Scan the entries and tally the lines that include the string "Both". Reply with the figure alone.

START DATA

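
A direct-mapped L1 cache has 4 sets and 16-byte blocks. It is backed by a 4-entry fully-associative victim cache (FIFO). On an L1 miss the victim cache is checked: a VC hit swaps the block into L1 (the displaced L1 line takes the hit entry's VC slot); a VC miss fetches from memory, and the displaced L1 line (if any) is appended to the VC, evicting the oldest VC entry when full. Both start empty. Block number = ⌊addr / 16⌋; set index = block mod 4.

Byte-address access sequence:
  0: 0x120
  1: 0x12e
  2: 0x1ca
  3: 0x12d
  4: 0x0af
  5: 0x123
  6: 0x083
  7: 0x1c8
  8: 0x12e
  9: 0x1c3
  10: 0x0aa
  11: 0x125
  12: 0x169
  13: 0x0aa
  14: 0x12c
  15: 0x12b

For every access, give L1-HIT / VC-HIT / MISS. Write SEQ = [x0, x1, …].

  [0] addr=0x120 blk=18 s=2: MISS | VC []
  [1] addr=0x12e blk=18 s=2: L1-HIT | VC []
  [2] addr=0x1ca blk=28 s=0: MISS | VC []
  [3] addr=0x12d blk=18 s=2: L1-HIT | VC []
  [4] addr=0xaf blk=10 s=2: MISS | VC [18]
  [5] addr=0x123 blk=18 s=2: VC-HIT | VC [10]
  [6] addr=0x83 blk=8 s=0: MISS | VC [10, 28]
  [7] addr=0x1c8 blk=28 s=0: VC-HIT | VC [10, 8]
  [8] addr=0x12e blk=18 s=2: L1-HIT | VC [10, 8]
  [9] addr=0x1c3 blk=28 s=0: L1-HIT | VC [10, 8]
  [10] addr=0xaa blk=10 s=2: VC-HIT | VC [18, 8]
  [11] addr=0x125 blk=18 s=2: VC-HIT | VC [10, 8]
  [12] addr=0x169 blk=22 s=2: MISS | VC [10, 8, 18]
  [13] addr=0xaa blk=10 s=2: VC-HIT | VC [22, 8, 18]
  [14] addr=0x12c blk=18 s=2: VC-HIT | VC [22, 8, 10]
  [15] addr=0x12b blk=18 s=2: L1-HIT | VC [22, 8, 10]

SEQ = [MISS, L1-HIT, MISS, L1-HIT, MISS, VC-HIT, MISS, VC-HIT, L1-HIT, L1-HIT, VC-HIT, VC-HIT, MISS, VC-HIT, VC-HIT, L1-HIT]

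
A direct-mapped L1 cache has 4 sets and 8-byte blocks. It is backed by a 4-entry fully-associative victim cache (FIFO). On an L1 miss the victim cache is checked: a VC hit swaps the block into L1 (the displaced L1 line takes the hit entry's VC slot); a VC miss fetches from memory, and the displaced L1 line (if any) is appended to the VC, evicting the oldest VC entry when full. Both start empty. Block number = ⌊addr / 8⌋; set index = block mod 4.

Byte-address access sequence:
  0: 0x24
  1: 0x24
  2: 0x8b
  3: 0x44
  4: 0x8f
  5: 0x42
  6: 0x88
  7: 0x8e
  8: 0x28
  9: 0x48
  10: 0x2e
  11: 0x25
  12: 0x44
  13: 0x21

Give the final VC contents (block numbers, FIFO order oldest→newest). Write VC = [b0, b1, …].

0: 0x24 (blk 4, set 0) → MISS  vc=[]
1: 0x24 (blk 4, set 0) → L1-HIT  vc=[]
2: 0x8b (blk 17, set 1) → MISS  vc=[]
3: 0x44 (blk 8, set 0) → MISS  vc=[4]
4: 0x8f (blk 17, set 1) → L1-HIT  vc=[4]
5: 0x42 (blk 8, set 0) → L1-HIT  vc=[4]
6: 0x88 (blk 17, set 1) → L1-HIT  vc=[4]
7: 0x8e (blk 17, set 1) → L1-HIT  vc=[4]
8: 0x28 (blk 5, set 1) → MISS  vc=[4, 17]
9: 0x48 (blk 9, set 1) → MISS  vc=[4, 17, 5]
10: 0x2e (blk 5, set 1) → VC-HIT  vc=[4, 17, 9]
11: 0x25 (blk 4, set 0) → VC-HIT  vc=[8, 17, 9]
12: 0x44 (blk 8, set 0) → VC-HIT  vc=[4, 17, 9]
13: 0x21 (blk 4, set 0) → VC-HIT  vc=[8, 17, 9]

VC = [8, 17, 9]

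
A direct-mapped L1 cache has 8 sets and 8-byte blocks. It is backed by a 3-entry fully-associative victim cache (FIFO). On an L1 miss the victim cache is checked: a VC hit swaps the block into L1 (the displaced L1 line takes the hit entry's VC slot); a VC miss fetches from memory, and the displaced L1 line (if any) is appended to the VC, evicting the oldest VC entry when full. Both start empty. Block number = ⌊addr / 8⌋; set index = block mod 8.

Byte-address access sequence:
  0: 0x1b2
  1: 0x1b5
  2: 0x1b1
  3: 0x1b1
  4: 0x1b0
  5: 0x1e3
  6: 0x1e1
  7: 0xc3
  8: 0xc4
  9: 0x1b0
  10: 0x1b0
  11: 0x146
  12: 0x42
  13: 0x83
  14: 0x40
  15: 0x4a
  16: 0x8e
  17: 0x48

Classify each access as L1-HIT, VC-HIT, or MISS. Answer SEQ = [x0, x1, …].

SEQ = [MISS, L1-HIT, L1-HIT, L1-HIT, L1-HIT, MISS, L1-HIT, MISS, L1-HIT, L1-HIT, L1-HIT, MISS, MISS, MISS, VC-HIT, MISS, MISS, VC-HIT]

  [0] addr=0x1b2 blk=54 s=6: MISS | VC []
  [1] addr=0x1b5 blk=54 s=6: L1-HIT | VC []
  [2] addr=0x1b1 blk=54 s=6: L1-HIT | VC []
  [3] addr=0x1b1 blk=54 s=6: L1-HIT | VC []
  [4] addr=0x1b0 blk=54 s=6: L1-HIT | VC []
  [5] addr=0x1e3 blk=60 s=4: MISS | VC []
  [6] addr=0x1e1 blk=60 s=4: L1-HIT | VC []
  [7] addr=0xc3 blk=24 s=0: MISS | VC []
  [8] addr=0xc4 blk=24 s=0: L1-HIT | VC []
  [9] addr=0x1b0 blk=54 s=6: L1-HIT | VC []
  [10] addr=0x1b0 blk=54 s=6: L1-HIT | VC []
  [11] addr=0x146 blk=40 s=0: MISS | VC [24]
  [12] addr=0x42 blk=8 s=0: MISS | VC [24, 40]
  [13] addr=0x83 blk=16 s=0: MISS | VC [24, 40, 8]
  [14] addr=0x40 blk=8 s=0: VC-HIT | VC [24, 40, 16]
  [15] addr=0x4a blk=9 s=1: MISS | VC [24, 40, 16]
  [16] addr=0x8e blk=17 s=1: MISS | VC [40, 16, 9]
  [17] addr=0x48 blk=9 s=1: VC-HIT | VC [40, 16, 17]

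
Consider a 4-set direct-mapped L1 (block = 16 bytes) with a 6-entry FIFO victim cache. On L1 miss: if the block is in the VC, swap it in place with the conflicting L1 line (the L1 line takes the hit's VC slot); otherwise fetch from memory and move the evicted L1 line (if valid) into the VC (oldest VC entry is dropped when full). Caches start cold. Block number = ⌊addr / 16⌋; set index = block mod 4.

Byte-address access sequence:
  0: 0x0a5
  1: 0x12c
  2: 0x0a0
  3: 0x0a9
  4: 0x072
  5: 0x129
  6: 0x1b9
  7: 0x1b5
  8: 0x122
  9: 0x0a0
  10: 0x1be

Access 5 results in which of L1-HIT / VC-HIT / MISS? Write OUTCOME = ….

0: 0xa5 (blk 10, set 2) → MISS  vc=[]
1: 0x12c (blk 18, set 2) → MISS  vc=[10]
2: 0xa0 (blk 10, set 2) → VC-HIT  vc=[18]
3: 0xa9 (blk 10, set 2) → L1-HIT  vc=[18]
4: 0x72 (blk 7, set 3) → MISS  vc=[18]
5: 0x129 (blk 18, set 2) → VC-HIT  vc=[10]
6: 0x1b9 (blk 27, set 3) → MISS  vc=[10, 7]
7: 0x1b5 (blk 27, set 3) → L1-HIT  vc=[10, 7]
8: 0x122 (blk 18, set 2) → L1-HIT  vc=[10, 7]
9: 0xa0 (blk 10, set 2) → VC-HIT  vc=[18, 7]
10: 0x1be (blk 27, set 3) → L1-HIT  vc=[18, 7]

OUTCOME = VC-HIT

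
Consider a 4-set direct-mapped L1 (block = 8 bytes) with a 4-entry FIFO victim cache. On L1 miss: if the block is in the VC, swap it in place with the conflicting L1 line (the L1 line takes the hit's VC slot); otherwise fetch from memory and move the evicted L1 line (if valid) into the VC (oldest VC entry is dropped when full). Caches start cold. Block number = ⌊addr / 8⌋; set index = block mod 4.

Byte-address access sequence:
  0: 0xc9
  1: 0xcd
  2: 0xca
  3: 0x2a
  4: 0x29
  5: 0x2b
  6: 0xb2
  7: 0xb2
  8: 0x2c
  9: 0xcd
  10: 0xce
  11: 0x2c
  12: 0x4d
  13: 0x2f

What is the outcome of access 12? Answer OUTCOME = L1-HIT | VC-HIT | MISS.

OUTCOME = MISS

0: 0xc9 (blk 25, set 1) → MISS  vc=[]
1: 0xcd (blk 25, set 1) → L1-HIT  vc=[]
2: 0xca (blk 25, set 1) → L1-HIT  vc=[]
3: 0x2a (blk 5, set 1) → MISS  vc=[25]
4: 0x29 (blk 5, set 1) → L1-HIT  vc=[25]
5: 0x2b (blk 5, set 1) → L1-HIT  vc=[25]
6: 0xb2 (blk 22, set 2) → MISS  vc=[25]
7: 0xb2 (blk 22, set 2) → L1-HIT  vc=[25]
8: 0x2c (blk 5, set 1) → L1-HIT  vc=[25]
9: 0xcd (blk 25, set 1) → VC-HIT  vc=[5]
10: 0xce (blk 25, set 1) → L1-HIT  vc=[5]
11: 0x2c (blk 5, set 1) → VC-HIT  vc=[25]
12: 0x4d (blk 9, set 1) → MISS  vc=[25, 5]
13: 0x2f (blk 5, set 1) → VC-HIT  vc=[25, 9]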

END DATA

*TASK SOLUTION*: 3